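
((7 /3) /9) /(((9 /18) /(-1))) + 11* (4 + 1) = 1471 /27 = 54.48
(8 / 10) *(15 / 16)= 3 / 4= 0.75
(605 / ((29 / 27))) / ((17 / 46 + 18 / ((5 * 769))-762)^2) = 511007754361500 / 526246949030990261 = 0.00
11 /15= 0.73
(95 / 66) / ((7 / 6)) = 95 / 77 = 1.23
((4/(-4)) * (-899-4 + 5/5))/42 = 451/21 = 21.48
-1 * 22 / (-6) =11 / 3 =3.67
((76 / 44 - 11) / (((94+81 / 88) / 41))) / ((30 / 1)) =-5576 / 41765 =-0.13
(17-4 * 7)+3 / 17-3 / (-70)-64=-88989 / 1190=-74.78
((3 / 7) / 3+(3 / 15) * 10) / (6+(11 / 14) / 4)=120 / 347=0.35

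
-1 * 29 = -29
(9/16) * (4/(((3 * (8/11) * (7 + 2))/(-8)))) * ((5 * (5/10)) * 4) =-55/6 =-9.17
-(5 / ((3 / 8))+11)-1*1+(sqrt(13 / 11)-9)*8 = -88.64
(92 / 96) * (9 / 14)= 0.62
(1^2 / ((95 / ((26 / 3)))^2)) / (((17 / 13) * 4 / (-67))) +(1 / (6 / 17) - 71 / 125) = 29808299 / 13808250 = 2.16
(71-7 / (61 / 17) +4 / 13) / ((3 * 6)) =27500 / 7137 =3.85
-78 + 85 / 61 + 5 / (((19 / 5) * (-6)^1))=-534247 / 6954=-76.83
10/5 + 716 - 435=283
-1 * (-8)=8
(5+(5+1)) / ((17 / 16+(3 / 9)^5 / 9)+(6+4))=384912 / 387115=0.99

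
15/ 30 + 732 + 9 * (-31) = 907/ 2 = 453.50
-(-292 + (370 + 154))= -232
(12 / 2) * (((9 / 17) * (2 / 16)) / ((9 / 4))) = 3 / 17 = 0.18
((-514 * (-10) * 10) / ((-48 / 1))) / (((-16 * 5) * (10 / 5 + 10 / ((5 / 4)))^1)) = 257 / 192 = 1.34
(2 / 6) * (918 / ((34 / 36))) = 324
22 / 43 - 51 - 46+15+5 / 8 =-27817 / 344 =-80.86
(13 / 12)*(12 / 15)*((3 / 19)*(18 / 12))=39 / 190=0.21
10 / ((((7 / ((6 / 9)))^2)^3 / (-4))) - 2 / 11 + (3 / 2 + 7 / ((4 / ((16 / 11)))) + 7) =20498046599 / 1886854662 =10.86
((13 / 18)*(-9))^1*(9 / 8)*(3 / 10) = -351 / 160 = -2.19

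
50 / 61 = 0.82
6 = 6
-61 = -61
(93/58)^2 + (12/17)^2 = 2983977/972196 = 3.07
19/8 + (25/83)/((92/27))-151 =-2268451/15272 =-148.54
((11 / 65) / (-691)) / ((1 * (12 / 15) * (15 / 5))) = -11 / 107796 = -0.00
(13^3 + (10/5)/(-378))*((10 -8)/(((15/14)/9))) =1660928/45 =36909.51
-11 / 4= -2.75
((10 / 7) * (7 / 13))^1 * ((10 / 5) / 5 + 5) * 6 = 324 / 13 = 24.92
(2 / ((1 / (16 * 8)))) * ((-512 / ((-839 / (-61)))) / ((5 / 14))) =-111935488 / 4195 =-26683.07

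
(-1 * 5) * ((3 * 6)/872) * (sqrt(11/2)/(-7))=0.03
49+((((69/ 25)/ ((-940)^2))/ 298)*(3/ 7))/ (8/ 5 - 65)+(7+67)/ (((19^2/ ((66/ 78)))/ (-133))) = 18711922579928871/ 721599512452000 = 25.93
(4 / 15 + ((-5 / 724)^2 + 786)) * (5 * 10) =30910660595 / 786264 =39313.34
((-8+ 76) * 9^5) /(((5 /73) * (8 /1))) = 73279809 /10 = 7327980.90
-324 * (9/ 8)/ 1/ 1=-729/ 2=-364.50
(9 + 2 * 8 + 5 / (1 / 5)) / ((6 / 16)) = 400 / 3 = 133.33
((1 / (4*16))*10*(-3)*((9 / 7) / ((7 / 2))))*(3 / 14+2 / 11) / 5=-1647 / 120736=-0.01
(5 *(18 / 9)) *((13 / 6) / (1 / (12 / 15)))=52 / 3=17.33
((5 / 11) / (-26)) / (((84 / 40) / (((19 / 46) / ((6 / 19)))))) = -9025 / 828828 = -0.01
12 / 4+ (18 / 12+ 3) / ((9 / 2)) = 4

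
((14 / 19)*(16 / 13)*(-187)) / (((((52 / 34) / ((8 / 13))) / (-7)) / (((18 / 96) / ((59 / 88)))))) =328988352 / 2462837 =133.58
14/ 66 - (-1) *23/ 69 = 6/ 11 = 0.55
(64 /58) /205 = 32 /5945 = 0.01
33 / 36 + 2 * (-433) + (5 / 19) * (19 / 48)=-864.98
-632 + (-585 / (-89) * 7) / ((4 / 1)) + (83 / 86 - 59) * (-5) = -5056581 / 15308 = -330.32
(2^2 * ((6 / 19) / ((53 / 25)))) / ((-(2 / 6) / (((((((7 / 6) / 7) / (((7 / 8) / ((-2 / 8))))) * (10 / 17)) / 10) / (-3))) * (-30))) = 20 / 359499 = 0.00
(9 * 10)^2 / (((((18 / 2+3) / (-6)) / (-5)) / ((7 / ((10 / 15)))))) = 212625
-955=-955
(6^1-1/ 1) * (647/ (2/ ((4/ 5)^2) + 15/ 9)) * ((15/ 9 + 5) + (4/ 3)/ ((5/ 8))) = 683232/ 115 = 5941.15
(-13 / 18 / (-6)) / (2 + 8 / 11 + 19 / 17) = 0.03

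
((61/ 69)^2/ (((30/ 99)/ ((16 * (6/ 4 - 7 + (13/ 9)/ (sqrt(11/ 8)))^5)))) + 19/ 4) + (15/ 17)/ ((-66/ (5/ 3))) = -6123137854894531/ 19471014090 + 3094697694584977 * sqrt(22)/ 56695011615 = -58448.14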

#### [WHAT THE TASK ASKS]
Throughout the data above, count the lines in which the word "sqrt" occurs; supply the number alone.

#### [SOLUTION TO THIS EXERCISE]
3